• What you have to do
Return only what lies between the first line of the entries and the line containing "You are tracing", both lines included.

══════════

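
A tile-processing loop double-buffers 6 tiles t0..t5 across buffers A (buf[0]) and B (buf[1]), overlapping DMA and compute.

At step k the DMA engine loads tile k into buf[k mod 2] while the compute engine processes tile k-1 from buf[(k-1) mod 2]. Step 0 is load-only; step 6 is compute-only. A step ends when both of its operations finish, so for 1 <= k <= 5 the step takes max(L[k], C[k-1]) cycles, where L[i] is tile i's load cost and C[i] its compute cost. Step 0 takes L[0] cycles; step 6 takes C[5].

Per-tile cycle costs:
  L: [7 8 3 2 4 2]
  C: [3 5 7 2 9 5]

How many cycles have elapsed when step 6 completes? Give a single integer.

end_cycle[6] = 45

k=0 load=t0/7c comp=- wait=7 total=7
k=1 load=t1/8c comp=t0/3c wait=8 total=15
k=2 load=t2/3c comp=t1/5c wait=5 total=20
k=3 load=t3/2c comp=t2/7c wait=7 total=27
k=4 load=t4/4c comp=t3/2c wait=4 total=31
k=5 load=t5/2c comp=t4/9c wait=9 total=40
k=6 load=- comp=t5/5c wait=5 total=45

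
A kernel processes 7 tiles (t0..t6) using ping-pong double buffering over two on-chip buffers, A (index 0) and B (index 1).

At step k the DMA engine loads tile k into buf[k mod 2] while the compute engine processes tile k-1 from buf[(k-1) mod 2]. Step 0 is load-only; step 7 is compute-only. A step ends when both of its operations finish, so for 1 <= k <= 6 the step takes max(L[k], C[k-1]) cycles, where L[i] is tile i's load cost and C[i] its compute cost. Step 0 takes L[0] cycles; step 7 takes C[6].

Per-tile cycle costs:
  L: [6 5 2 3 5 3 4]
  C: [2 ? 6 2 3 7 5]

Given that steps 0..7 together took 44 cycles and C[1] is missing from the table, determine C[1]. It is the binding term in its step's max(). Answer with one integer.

step 0 → dur = L[0]=6 = 6
step 1 → dur = max(L[1]=5, C[0]=2) = 5
step 2 → dur = max(L[2]=2, C[1]=?) = C[1]  (unknown; binding)
step 3 → dur = max(L[3]=3, C[2]=6) = 6
step 4 → dur = max(L[4]=5, C[3]=2) = 5
step 5 → dur = max(L[5]=3, C[4]=3) = 3
step 6 → dur = max(L[6]=4, C[5]=7) = 7
step 7 → dur = C[6]=5 = 5
sum of known step durations = 37
dur[2] = total - known = 44 - 37 = 7
C[1] is the binding max in step 2, so C[1] = dur[2] = 7

C[1] = 7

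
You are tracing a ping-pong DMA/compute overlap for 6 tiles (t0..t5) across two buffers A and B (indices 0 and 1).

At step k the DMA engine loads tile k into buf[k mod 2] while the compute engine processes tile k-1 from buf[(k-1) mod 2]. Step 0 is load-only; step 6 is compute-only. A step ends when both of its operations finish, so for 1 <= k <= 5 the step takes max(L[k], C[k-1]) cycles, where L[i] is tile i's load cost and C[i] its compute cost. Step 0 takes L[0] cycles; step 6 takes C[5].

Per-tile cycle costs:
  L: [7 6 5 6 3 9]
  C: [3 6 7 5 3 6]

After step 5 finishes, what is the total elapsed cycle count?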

══════════

• Finished exercise
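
A tile-processing loop double-buffers 6 tiles t0..t5 across buffers A (buf[0]) and B (buf[1]), overlapping DMA and compute.

At step k the DMA engine loads tile k into buf[k mod 2] while the compute engine processes tile k-1 from buf[(k-1) mod 2]. Step 0 is load-only; step 6 is compute-only. A step ends when both of its operations finish, so for 1 <= k <= 5 the step takes max(L[k], C[k-1]) cycles, where L[i] is tile i's load cost and C[i] its compute cost. Step 0 takes L[0] cycles; step 6 takes C[5].

Per-tile cycle costs:
  L: [7 8 3 2 4 2]
  C: [3 5 7 2 9 5]

How many cycles have elapsed when step 6 completes? Give a single integer.

end_cycle[6] = 45

k=0 load=t0/7c comp=- wait=7 total=7
k=1 load=t1/8c comp=t0/3c wait=8 total=15
k=2 load=t2/3c comp=t1/5c wait=5 total=20
k=3 load=t3/2c comp=t2/7c wait=7 total=27
k=4 load=t4/4c comp=t3/2c wait=4 total=31
k=5 load=t5/2c comp=t4/9c wait=9 total=40
k=6 load=- comp=t5/5c wait=5 total=45

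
A kernel processes 7 tiles (t0..t6) using ping-pong double buffering over two on-chip buffers, A (index 0) and B (index 1).

At step k the DMA engine loads tile k into buf[k mod 2] while the compute engine processes tile k-1 from buf[(k-1) mod 2]. Step 0 is load-only; step 7 is compute-only. A step ends when both of its operations finish, so for 1 <= k <= 6 the step takes max(L[k], C[k-1]) cycles, where L[i] is tile i's load cost and C[i] its compute cost. Step 0 takes L[0] cycles; step 7 takes C[6].

Per-tile cycle costs:
  L: [6 5 2 3 5 3 4]
  C: [2 ? 6 2 3 7 5]

Given that steps 0..7 together took 44 cycles and C[1] is missing from the table, determine C[1]. It is the binding term in its step's max(). Answer with one integer.

step 0 → dur = L[0]=6 = 6
step 1 → dur = max(L[1]=5, C[0]=2) = 5
step 2 → dur = max(L[2]=2, C[1]=?) = C[1]  (unknown; binding)
step 3 → dur = max(L[3]=3, C[2]=6) = 6
step 4 → dur = max(L[4]=5, C[3]=2) = 5
step 5 → dur = max(L[5]=3, C[4]=3) = 3
step 6 → dur = max(L[6]=4, C[5]=7) = 7
step 7 → dur = C[6]=5 = 5
sum of known step durations = 37
dur[2] = total - known = 44 - 37 = 7
C[1] is the binding max in step 2, so C[1] = dur[2] = 7

C[1] = 7

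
You are tracing a ping-pong DMA/compute overlap for 6 tiles (t0..t5) across two buffers A and B (indices 0 and 1).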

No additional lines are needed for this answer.